Exercise aim: Please give back, word for word, each line from the start of the entries through the one in which "r_k | 0.37 |" is found.

Top of Records for processing

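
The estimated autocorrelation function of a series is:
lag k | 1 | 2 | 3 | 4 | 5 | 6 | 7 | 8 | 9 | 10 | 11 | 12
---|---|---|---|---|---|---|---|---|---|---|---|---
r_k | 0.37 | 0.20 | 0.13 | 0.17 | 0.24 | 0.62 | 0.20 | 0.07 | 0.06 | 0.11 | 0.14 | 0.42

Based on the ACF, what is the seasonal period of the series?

6

The largest autocorrelation is r_6 = 0.62, with a weaker echo at lag 12 (0.42); the remaining lags stay at or below 0.37. The elevated value at lag 1 (0.37), dropping to 0.20 at lag 2, reflects decaying short-term dependence rather than seasonality.
The dominant spike at lag 6 indicates a seasonal period of 6.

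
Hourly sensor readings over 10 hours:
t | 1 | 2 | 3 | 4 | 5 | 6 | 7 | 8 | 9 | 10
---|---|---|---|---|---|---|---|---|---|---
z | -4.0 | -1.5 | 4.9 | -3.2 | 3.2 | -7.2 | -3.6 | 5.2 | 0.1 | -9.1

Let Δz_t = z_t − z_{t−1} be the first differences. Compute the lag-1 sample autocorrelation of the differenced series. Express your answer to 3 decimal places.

-0.342

First differences Δz: 2.5, 6.4, -8.1, 6.4, -10.4, 3.6, 8.8, -5.1, -9.2
Mean of differences = -0.5667
Numerator Σ(Δz_t−Δz̄)(Δz_{t+1}−Δz̄) = -157.3744
Denominator Σ(Δz_t−Δz̄)² = 460.1000
r_1(Δz) = -157.3744 / 460.1000 = -0.342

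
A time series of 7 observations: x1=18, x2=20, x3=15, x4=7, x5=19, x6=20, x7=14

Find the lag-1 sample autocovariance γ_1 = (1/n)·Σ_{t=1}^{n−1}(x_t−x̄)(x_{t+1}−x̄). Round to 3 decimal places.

Mean x̄ = (18 + 20 + 15 + 7 + 19 + 20 + 14)/7 = 16.1429
Σ_{t=1}^{6}(x_t−x̄)(x_{t+1}−x̄) = -10.1633
γ_1 = -10.1633 / 7 = -1.452

-1.452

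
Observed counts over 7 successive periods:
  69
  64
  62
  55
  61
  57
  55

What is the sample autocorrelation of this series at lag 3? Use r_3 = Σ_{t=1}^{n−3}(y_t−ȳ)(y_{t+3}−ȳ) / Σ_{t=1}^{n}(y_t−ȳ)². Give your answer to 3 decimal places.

Mean ȳ = (69 + 64 + 62 + 55 + 61 + 57 + 55)/7 = 60.4286
Deviations from mean: 8.5714, 3.5714, 1.5714, -5.4286, 0.5714, -3.4286, -5.4286
Numerator Σ_{t=1}^{4}(y_t−ȳ)(y_{t+3}−ȳ) = -20.4082
Denominator Σ(y_t−ȳ)² = 159.7143
r_3 = -20.4082 / 159.7143 = -0.128

-0.128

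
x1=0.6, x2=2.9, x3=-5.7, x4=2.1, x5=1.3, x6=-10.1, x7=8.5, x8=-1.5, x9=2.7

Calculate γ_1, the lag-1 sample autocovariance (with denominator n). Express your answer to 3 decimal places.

Mean x̄ = (0.6 + 2.9 − 5.7 + 2.1 + 1.3 − 10.1 + 8.5 − 1.5 + 2.7)/9 = 0.0889
Σ_{t=1}^{8}(x_t−x̄)(x_{t+1}−x̄) = -139.5957
γ_1 = -139.5957 / 9 = -15.511

-15.511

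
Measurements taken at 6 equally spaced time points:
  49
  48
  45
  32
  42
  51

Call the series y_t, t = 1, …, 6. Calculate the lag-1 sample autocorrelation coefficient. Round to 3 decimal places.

Mean ȳ = (49 + 48 + 45 + 32 + 42 + 51)/6 = 44.5000
Numerator Σ_{t=1}^{5}(y_t−ȳ)(y_{t+1}−ȳ) = 26.2500
Denominator Σ(y_t−ȳ)² = 237.5000
r_1 = 26.2500 / 237.5000 = 0.111

0.111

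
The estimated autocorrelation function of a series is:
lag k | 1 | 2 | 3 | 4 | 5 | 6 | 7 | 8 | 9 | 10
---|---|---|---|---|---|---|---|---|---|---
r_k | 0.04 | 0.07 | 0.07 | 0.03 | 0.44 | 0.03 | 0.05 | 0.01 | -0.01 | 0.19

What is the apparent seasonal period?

5

The largest autocorrelation is r_5 = 0.44, with a weaker echo at lag 10 (0.19); the remaining lags stay at or below 0.07.
The dominant spike at lag 5 indicates a seasonal period of 5.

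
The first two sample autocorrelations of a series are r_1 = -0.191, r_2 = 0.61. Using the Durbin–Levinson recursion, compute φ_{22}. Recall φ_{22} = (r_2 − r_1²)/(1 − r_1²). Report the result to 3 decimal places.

φ_{22} = (r_2 − r_1²) / (1 − r_1²)
r_1² = (-0.191)² = 0.036481
Numerator = 0.61 − 0.0365 = 0.5735; denominator = 1 − 0.0365 = 0.9635
φ_{22} = 0.5735 / 0.9635 = 0.595

0.595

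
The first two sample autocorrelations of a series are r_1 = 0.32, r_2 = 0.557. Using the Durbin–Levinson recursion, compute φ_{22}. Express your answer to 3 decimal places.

0.506

φ_{22} = (r_2 − r_1²) / (1 − r_1²)
r_1² = (0.32)² = 0.1024
Numerator = 0.557 − 0.1024 = 0.4546; denominator = 1 − 0.1024 = 0.8976
φ_{22} = 0.4546 / 0.8976 = 0.506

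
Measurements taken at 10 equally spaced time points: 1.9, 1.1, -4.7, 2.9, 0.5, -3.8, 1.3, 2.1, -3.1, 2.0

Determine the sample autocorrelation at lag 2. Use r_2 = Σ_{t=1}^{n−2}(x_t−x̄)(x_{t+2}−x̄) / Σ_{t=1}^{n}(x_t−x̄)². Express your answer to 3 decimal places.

Mean x̄ = (1.9 + 1.1 − 4.7 + 2.9 + 0.5 − 3.8 + 1.3 + 2.1 − 3.1 + 2.0)/10 = 0.0200
Numerator Σ_{t=1}^{8}(x_t−x̄)(x_{t+2}−x̄) = -26.2368
Denominator Σ(x_t−x̄)² = 69.7160
r_2 = -26.2368 / 69.7160 = -0.376

-0.376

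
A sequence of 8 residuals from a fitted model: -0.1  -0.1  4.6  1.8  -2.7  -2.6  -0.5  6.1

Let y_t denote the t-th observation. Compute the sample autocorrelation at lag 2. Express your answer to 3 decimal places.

Mean ȳ = (-0.1 − 0.1 + 4.6 + 1.8 − 2.7 − 2.6 − 0.5 + 6.1)/8 = 0.8125
Deviations from mean: -0.9125, -0.9125, 3.7875, 0.9875, -3.5125, -3.4125, -1.3125, 5.2875
Σ(y_t−ȳ)(y_{t+2}−ȳ) = (-3.4561) + (-0.9011) + (-13.3036) + (-3.3698) + (4.6102) + (-18.0436) = -34.4641
Denominator Σ(y_t−ȳ)² = 70.6488
r_2 = -34.4641 / 70.6488 = -0.488

-0.488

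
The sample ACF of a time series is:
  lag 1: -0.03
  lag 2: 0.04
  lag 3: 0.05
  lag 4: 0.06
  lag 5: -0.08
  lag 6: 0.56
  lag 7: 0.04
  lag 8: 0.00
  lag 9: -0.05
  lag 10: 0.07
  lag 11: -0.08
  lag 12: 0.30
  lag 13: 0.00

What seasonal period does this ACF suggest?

The largest autocorrelation is r_6 = 0.56, with a weaker echo at lag 12 (0.30); the remaining lags stay at or below 0.07.
The dominant spike at lag 6 indicates a seasonal period of 6.

6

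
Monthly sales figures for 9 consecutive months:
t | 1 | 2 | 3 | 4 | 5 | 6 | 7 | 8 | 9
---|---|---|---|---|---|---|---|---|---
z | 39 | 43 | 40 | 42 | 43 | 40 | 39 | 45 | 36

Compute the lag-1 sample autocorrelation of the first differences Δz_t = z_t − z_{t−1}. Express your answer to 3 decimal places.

First differences Δz: 4, -3, 2, 1, -3, -1, 6, -9
Mean of differences = -0.3750
Numerator Σ(Δz_t−Δz̄)(Δz_{t+1}−Δz̄) = -75.3906
Denominator Σ(Δz_t−Δz̄)² = 155.8750
r_1(Δz) = -75.3906 / 155.8750 = -0.484

-0.484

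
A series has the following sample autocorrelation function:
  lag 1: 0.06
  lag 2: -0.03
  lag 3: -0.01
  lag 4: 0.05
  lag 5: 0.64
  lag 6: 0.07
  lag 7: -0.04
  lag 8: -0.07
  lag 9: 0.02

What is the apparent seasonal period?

The largest autocorrelation is r_5 = 0.64; the remaining lags stay at or below 0.07.
The dominant spike at lag 5 indicates a seasonal period of 5.

5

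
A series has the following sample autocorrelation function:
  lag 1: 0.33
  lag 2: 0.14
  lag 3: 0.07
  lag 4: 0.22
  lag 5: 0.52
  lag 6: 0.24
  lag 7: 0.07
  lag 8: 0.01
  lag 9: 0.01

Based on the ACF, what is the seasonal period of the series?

5

The largest autocorrelation is r_5 = 0.52; the remaining lags stay at or below 0.33. The elevated value at lag 1 (0.33), dropping to 0.14 at lag 2, reflects decaying short-term dependence rather than seasonality.
The dominant spike at lag 5 indicates a seasonal period of 5.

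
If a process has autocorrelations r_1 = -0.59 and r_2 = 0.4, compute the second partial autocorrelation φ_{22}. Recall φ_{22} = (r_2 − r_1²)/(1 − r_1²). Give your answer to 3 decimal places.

0.080

φ_{22} = (r_2 − r_1²) / (1 − r_1²)
r_1² = (-0.59)² = 0.3481
Numerator = 0.4 − 0.3481 = 0.0519; denominator = 1 − 0.3481 = 0.6519
φ_{22} = 0.0519 / 0.6519 = 0.080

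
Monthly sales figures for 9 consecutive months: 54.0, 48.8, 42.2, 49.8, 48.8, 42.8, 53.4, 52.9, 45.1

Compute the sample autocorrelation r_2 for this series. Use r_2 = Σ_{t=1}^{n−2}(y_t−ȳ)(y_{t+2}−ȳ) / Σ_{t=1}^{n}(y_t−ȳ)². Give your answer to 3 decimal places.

-0.522

Mean ȳ = (54.0 + 48.8 + 42.2 + 49.8 + 48.8 + 42.8 + 53.4 + 52.9 + 45.1)/9 = 48.6444
Numerator Σ_{t=1}^{7}(y_t−ȳ)(y_{t+2}−ȳ) = -83.0773
Denominator Σ(y_t−ȳ)² = 159.0422
r_2 = -83.0773 / 159.0422 = -0.522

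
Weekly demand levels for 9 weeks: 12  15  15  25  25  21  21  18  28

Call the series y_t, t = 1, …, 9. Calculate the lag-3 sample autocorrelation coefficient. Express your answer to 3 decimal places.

Mean ȳ = (12 + 15 + 15 + 25 + 25 + 21 + 21 + 18 + 28)/9 = 20.0000
Numerator Σ_{t=1}^{6}(y_t−ȳ)(y_{t+3}−ȳ) = -67.0000
Denominator Σ(y_t−ȳ)² = 234.0000
r_3 = -67.0000 / 234.0000 = -0.286

-0.286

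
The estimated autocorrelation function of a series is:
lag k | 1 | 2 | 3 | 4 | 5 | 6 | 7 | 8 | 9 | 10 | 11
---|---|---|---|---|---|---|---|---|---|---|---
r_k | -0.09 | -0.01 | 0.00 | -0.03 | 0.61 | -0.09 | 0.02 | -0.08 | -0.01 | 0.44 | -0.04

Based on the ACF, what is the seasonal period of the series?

5

The largest autocorrelation is r_5 = 0.61, with a weaker echo at lag 10 (0.44); the remaining lags stay at or below 0.02.
The dominant spike at lag 5 indicates a seasonal period of 5.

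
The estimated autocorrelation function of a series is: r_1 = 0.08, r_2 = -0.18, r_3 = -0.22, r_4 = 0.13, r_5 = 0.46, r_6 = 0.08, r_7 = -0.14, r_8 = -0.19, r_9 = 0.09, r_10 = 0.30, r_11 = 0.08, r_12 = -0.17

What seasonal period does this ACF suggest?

The largest autocorrelation is r_5 = 0.46, with a weaker echo at lag 10 (0.30); the remaining lags stay at or below 0.13.
The dominant spike at lag 5 indicates a seasonal period of 5.

5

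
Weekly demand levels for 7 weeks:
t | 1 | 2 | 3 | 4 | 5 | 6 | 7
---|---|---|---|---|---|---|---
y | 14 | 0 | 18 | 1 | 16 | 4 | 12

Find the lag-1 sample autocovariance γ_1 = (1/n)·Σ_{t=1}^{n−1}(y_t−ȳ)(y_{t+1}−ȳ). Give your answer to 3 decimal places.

-43.195

Mean ȳ = (14 + 0 + 18 + 1 + 16 + 4 + 12)/7 = 9.2857
Deviations: 4.7143, -9.2857, 8.7143, -8.2857, 6.7143, -5.2857, 2.7143
Σ_{t=1}^{6}(y_t−ȳ)(y_{t+1}−ȳ) = -302.3673
γ_1 = -302.3673 / 7 = -43.195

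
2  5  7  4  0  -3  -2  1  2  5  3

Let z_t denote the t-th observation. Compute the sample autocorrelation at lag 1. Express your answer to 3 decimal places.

Mean z̄ = (2 + 5 + 7 + 4 + 0 − 3 − 2 + 1 + 2 + 5 + 3)/11 = 2.1818
Numerator Σ_{t=1}^{10}(z_t−z̄)(z_{t+1}−z̄) = 57.7851
Denominator Σ(z_t−z̄)² = 93.6364
r_1 = 57.7851 / 93.6364 = 0.617

0.617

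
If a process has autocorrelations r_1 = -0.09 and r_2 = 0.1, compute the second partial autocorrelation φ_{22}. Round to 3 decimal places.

φ_{22} = (r_2 − r_1²) / (1 − r_1²)
r_1² = (-0.09)² = 0.0081
Numerator = 0.1 − 0.0081 = 0.0919; denominator = 1 − 0.0081 = 0.9919
φ_{22} = 0.0919 / 0.9919 = 0.093

0.093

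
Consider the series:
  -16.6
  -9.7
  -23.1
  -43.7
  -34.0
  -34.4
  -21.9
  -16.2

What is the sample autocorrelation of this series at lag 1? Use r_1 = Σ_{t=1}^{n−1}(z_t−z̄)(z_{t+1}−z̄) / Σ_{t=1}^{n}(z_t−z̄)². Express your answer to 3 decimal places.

Mean z̄ = (-16.6 − 9.7 − 23.1 − 43.7 − 34.0 − 34.4 − 21.9 − 16.2)/8 = -24.9500
Deviations from mean: 8.3500, 15.2500, 1.8500, -18.7500, -9.0500, -9.4500, 3.0500, 8.7500
Numerator Σ_{t=1}^{7}(z_t−z̄)(z_{t+1}−z̄) = 373.9375
Denominator Σ(z_t−z̄)² = 914.3400
r_1 = 373.9375 / 914.3400 = 0.409

0.409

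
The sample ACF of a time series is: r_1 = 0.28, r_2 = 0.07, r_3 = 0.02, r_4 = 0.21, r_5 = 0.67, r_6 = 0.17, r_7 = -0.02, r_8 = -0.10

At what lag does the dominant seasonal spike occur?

The largest autocorrelation is r_5 = 0.67; the remaining lags stay at or below 0.28. The elevated value at lag 1 (0.28), dropping to 0.07 at lag 2, reflects decaying short-term dependence rather than seasonality.
The dominant spike at lag 5 indicates a seasonal period of 5.

5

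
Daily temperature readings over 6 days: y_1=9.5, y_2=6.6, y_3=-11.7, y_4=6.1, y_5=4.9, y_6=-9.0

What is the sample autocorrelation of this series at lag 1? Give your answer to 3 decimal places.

Mean ȳ = (9.5 + 6.6 − 11.7 + 6.1 + 4.9 − 9.0)/6 = 1.0667
Deviations from mean: 8.4333, 5.5333, -12.7667, 5.0333, 3.8333, -10.0667
Numerator Σ_{t=1}^{5}(y_t−ȳ)(y_{t+1}−ȳ) = -107.5311
Denominator Σ(y_t−ȳ)² = 406.0933
r_1 = -107.5311 / 406.0933 = -0.265

-0.265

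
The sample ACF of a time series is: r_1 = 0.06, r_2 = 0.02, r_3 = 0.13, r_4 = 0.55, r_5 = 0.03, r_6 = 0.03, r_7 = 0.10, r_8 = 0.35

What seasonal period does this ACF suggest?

4

The largest autocorrelation is r_4 = 0.55, with a weaker echo at lag 8 (0.35); the remaining lags stay at or below 0.13.
The dominant spike at lag 4 indicates a seasonal period of 4.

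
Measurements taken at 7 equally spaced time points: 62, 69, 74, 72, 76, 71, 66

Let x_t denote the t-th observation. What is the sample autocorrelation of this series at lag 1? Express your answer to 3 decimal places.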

Bottom of Records for processing

Finished task:
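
The estimated autocorrelation function of a series is:
lag k | 1 | 2 | 3 | 4 | 5 | 6 | 7 | 8 | 9 | 10 | 11 | 12
---|---|---|---|---|---|---|---|---|---|---|---|---
r_k | 0.37 | 0.20 | 0.13 | 0.17 | 0.24 | 0.62 | 0.20 | 0.07 | 0.06 | 0.11 | 0.14 | 0.42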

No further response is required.